[Data to process Boundary: Start]

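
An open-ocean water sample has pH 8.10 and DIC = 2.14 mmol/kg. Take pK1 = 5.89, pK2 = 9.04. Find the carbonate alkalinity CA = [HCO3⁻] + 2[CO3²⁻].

CA = [HCO3⁻] + 2[CO3²⁻] = (α₁ + 2α₂)·DIC
At pH 8.10: [H⁺]/K1 = 10^-2.21 = 0.0061660, K2/[H⁺] = 10^-0.94 = 0.11482
α₁ = 1/(1 + 0.0061660 + 0.11482) = 1/1.1210 = 0.8921; α₂ = α₁·K2/[H⁺] = 0.1024
α₁ + 2α₂ = 1.0969
CA = 1.0969 × 2.14 = 2.35 mmol/kg

CA = 2.35 mmol/kg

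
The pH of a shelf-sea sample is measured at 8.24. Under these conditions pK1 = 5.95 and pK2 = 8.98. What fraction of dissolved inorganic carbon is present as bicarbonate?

α₁ = 1 / (1 + [H⁺]/K1 + K2/[H⁺]) = 1 / (1 + 10^-2.29 + 10^-0.74)
   = 1 / (1 + 0.0051286 + 0.18197) = 1/1.1871 = 0.8424

α₁ = 0.842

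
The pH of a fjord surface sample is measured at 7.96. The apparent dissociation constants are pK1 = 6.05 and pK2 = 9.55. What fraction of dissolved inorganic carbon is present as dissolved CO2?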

[Data to process Boundary: End]

• [Problem description]
Print, exactly as they appear above, the lines running from the one with "The pH of a shelf-sea" through the final line.

• [Exercise result]
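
The pH of a shelf-sea sample is measured at 8.24. Under these conditions pK1 = 5.95 and pK2 = 8.98. What fraction of dissolved inorganic carbon is present as bicarbonate?

α₁ = 1 / (1 + [H⁺]/K1 + K2/[H⁺]) = 1 / (1 + 10^-2.29 + 10^-0.74)
   = 1 / (1 + 0.0051286 + 0.18197) = 1/1.1871 = 0.8424

α₁ = 0.842

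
The pH of a fjord surface sample is measured at 7.96. The apparent dissociation constants are pK1 = 6.05 and pK2 = 9.55. What fraction of dissolved inorganic carbon is present as dissolved CO2?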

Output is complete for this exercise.